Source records
+++
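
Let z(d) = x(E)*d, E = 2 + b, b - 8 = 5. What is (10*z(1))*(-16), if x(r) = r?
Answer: -2400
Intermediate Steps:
b = 13 (b = 8 + 5 = 13)
E = 15 (E = 2 + 13 = 15)
z(d) = 15*d
(10*z(1))*(-16) = (10*(15*1))*(-16) = (10*15)*(-16) = 150*(-16) = -2400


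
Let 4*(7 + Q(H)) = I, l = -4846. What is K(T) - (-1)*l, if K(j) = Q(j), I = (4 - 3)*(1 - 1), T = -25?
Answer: -4853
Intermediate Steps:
I = 0 (I = 1*0 = 0)
Q(H) = -7 (Q(H) = -7 + (1/4)*0 = -7 + 0 = -7)
K(j) = -7
K(T) - (-1)*l = -7 - (-1)*(-4846) = -7 - 1*4846 = -7 - 4846 = -4853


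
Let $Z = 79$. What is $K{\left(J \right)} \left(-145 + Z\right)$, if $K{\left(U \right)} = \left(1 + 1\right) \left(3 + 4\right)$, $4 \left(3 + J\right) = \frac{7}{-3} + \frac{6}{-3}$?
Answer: $-924$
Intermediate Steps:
$J = - \frac{49}{12}$ ($J = -3 + \frac{\frac{7}{-3} + \frac{6}{-3}}{4} = -3 + \frac{7 \left(- \frac{1}{3}\right) + 6 \left(- \frac{1}{3}\right)}{4} = -3 + \frac{- \frac{7}{3} - 2}{4} = -3 + \frac{1}{4} \left(- \frac{13}{3}\right) = -3 - \frac{13}{12} = - \frac{49}{12} \approx -4.0833$)
$K{\left(U \right)} = 14$ ($K{\left(U \right)} = 2 \cdot 7 = 14$)
$K{\left(J \right)} \left(-145 + Z\right) = 14 \left(-145 + 79\right) = 14 \left(-66\right) = -924$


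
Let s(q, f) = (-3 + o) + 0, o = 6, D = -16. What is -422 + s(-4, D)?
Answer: -419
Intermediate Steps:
s(q, f) = 3 (s(q, f) = (-3 + 6) + 0 = 3 + 0 = 3)
-422 + s(-4, D) = -422 + 3 = -419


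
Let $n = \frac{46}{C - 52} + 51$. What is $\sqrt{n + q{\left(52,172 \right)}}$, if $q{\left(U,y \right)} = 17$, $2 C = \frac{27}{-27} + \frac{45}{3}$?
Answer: $\frac{\sqrt{15070}}{15} \approx 8.184$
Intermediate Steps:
$C = 7$ ($C = \frac{\frac{27}{-27} + \frac{45}{3}}{2} = \frac{27 \left(- \frac{1}{27}\right) + 45 \cdot \frac{1}{3}}{2} = \frac{-1 + 15}{2} = \frac{1}{2} \cdot 14 = 7$)
$n = \frac{2249}{45}$ ($n = \frac{46}{7 - 52} + 51 = \frac{46}{-45} + 51 = 46 \left(- \frac{1}{45}\right) + 51 = - \frac{46}{45} + 51 = \frac{2249}{45} \approx 49.978$)
$\sqrt{n + q{\left(52,172 \right)}} = \sqrt{\frac{2249}{45} + 17} = \sqrt{\frac{3014}{45}} = \frac{\sqrt{15070}}{15}$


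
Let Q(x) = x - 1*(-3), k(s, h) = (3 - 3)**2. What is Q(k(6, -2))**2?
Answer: 9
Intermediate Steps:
k(s, h) = 0 (k(s, h) = 0**2 = 0)
Q(x) = 3 + x (Q(x) = x + 3 = 3 + x)
Q(k(6, -2))**2 = (3 + 0)**2 = 3**2 = 9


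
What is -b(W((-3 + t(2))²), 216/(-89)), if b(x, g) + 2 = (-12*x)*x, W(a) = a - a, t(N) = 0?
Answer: 2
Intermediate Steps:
W(a) = 0
b(x, g) = -2 - 12*x² (b(x, g) = -2 + (-12*x)*x = -2 - 12*x²)
-b(W((-3 + t(2))²), 216/(-89)) = -(-2 - 12*0²) = -(-2 - 12*0) = -(-2 + 0) = -1*(-2) = 2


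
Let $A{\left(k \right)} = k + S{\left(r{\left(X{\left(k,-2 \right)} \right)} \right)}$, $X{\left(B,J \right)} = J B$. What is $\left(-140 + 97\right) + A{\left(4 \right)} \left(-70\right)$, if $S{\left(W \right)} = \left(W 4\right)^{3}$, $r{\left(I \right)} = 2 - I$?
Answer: $-4480323$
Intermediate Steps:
$X{\left(B,J \right)} = B J$
$S{\left(W \right)} = 64 W^{3}$ ($S{\left(W \right)} = \left(4 W\right)^{3} = 64 W^{3}$)
$A{\left(k \right)} = k + 64 \left(2 + 2 k\right)^{3}$ ($A{\left(k \right)} = k + 64 \left(2 - k \left(-2\right)\right)^{3} = k + 64 \left(2 - - 2 k\right)^{3} = k + 64 \left(2 + 2 k\right)^{3}$)
$\left(-140 + 97\right) + A{\left(4 \right)} \left(-70\right) = \left(-140 + 97\right) + \left(4 + 512 \left(1 + 4\right)^{3}\right) \left(-70\right) = -43 + \left(4 + 512 \cdot 5^{3}\right) \left(-70\right) = -43 + \left(4 + 512 \cdot 125\right) \left(-70\right) = -43 + \left(4 + 64000\right) \left(-70\right) = -43 + 64004 \left(-70\right) = -43 - 4480280 = -4480323$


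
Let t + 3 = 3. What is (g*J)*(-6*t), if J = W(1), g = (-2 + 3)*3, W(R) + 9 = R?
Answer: 0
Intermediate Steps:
t = 0 (t = -3 + 3 = 0)
W(R) = -9 + R
g = 3 (g = 1*3 = 3)
J = -8 (J = -9 + 1 = -8)
(g*J)*(-6*t) = (3*(-8))*(-6*0) = -24*0 = 0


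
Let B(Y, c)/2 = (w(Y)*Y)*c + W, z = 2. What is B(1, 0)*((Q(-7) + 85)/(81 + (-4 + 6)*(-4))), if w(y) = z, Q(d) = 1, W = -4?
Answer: -688/73 ≈ -9.4247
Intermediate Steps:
w(y) = 2
B(Y, c) = -8 + 4*Y*c (B(Y, c) = 2*((2*Y)*c - 4) = 2*(2*Y*c - 4) = 2*(-4 + 2*Y*c) = -8 + 4*Y*c)
B(1, 0)*((Q(-7) + 85)/(81 + (-4 + 6)*(-4))) = (-8 + 4*1*0)*((1 + 85)/(81 + (-4 + 6)*(-4))) = (-8 + 0)*(86/(81 + 2*(-4))) = -688/(81 - 8) = -688/73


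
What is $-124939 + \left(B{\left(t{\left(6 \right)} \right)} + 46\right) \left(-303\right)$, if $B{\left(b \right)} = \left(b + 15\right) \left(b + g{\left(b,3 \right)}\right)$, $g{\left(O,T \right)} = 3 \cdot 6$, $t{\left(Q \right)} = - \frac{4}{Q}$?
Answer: $- \frac{642467}{3} \approx -2.1416 \cdot 10^{5}$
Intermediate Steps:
$g{\left(O,T \right)} = 18$
$B{\left(b \right)} = \left(15 + b\right) \left(18 + b\right)$ ($B{\left(b \right)} = \left(b + 15\right) \left(b + 18\right) = \left(15 + b\right) \left(18 + b\right)$)
$-124939 + \left(B{\left(t{\left(6 \right)} \right)} + 46\right) \left(-303\right) = -124939 + \left(\left(270 + \left(- \frac{4}{6}\right)^{2} + 33 \left(- \frac{4}{6}\right)\right) + 46\right) \left(-303\right) = -124939 + \left(\left(270 + \left(\left(-4\right) \frac{1}{6}\right)^{2} + 33 \left(\left(-4\right) \frac{1}{6}\right)\right) + 46\right) \left(-303\right) = -124939 + \left(\left(270 + \left(- \frac{2}{3}\right)^{2} + 33 \left(- \frac{2}{3}\right)\right) + 46\right) \left(-303\right) = -124939 + \left(\left(270 + \frac{4}{9} - 22\right) + 46\right) \left(-303\right) = -124939 + \left(\frac{2236}{9} + 46\right) \left(-303\right) = -124939 + \frac{2650}{9} \left(-303\right) = -124939 - \frac{267650}{3} = - \frac{642467}{3}$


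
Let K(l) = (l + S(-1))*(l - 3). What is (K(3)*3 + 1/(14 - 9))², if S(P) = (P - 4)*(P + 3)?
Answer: 1/25 ≈ 0.040000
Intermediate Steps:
S(P) = (-4 + P)*(3 + P)
K(l) = (-10 + l)*(-3 + l) (K(l) = (l + (-12 + (-1)² - 1*(-1)))*(l - 3) = (l + (-12 + 1 + 1))*(-3 + l) = (l - 10)*(-3 + l) = (-10 + l)*(-3 + l))
(K(3)*3 + 1/(14 - 9))² = ((30 + 3² - 13*3)*3 + 1/(14 - 9))² = ((30 + 9 - 39)*3 + 1/5)² = (0*3 + ⅕)² = (0 + ⅕)² = (⅕)² = 1/25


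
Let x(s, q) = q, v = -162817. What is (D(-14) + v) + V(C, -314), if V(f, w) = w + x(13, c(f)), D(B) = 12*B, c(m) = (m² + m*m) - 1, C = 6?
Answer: -163228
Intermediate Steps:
c(m) = -1 + 2*m² (c(m) = (m² + m²) - 1 = 2*m² - 1 = -1 + 2*m²)
V(f, w) = -1 + w + 2*f² (V(f, w) = w + (-1 + 2*f²) = -1 + w + 2*f²)
(D(-14) + v) + V(C, -314) = (12*(-14) - 162817) + (-1 - 314 + 2*6²) = (-168 - 162817) + (-1 - 314 + 2*36) = -162985 + (-1 - 314 + 72) = -162985 - 243 = -163228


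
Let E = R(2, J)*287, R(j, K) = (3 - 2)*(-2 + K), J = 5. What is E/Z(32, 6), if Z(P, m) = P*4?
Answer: 861/128 ≈ 6.7266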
+++
The required output is the set of lines from the first line of the data through the line that contains "Answer: $-924$", transcribed exactly.

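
Let z(d) = x(E)*d, E = 2 + b, b - 8 = 5. What is (10*z(1))*(-16), if x(r) = r?
Answer: -2400
Intermediate Steps:
b = 13 (b = 8 + 5 = 13)
E = 15 (E = 2 + 13 = 15)
z(d) = 15*d
(10*z(1))*(-16) = (10*(15*1))*(-16) = (10*15)*(-16) = 150*(-16) = -2400


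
Let 4*(7 + Q(H)) = I, l = -4846. What is K(T) - (-1)*l, if K(j) = Q(j), I = (4 - 3)*(1 - 1), T = -25?
Answer: -4853
Intermediate Steps:
I = 0 (I = 1*0 = 0)
Q(H) = -7 (Q(H) = -7 + (1/4)*0 = -7 + 0 = -7)
K(j) = -7
K(T) - (-1)*l = -7 - (-1)*(-4846) = -7 - 1*4846 = -7 - 4846 = -4853


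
Let $Z = 79$. What is $K{\left(J \right)} \left(-145 + Z\right)$, if $K{\left(U \right)} = \left(1 + 1\right) \left(3 + 4\right)$, $4 \left(3 + J\right) = \frac{7}{-3} + \frac{6}{-3}$?
Answer: $-924$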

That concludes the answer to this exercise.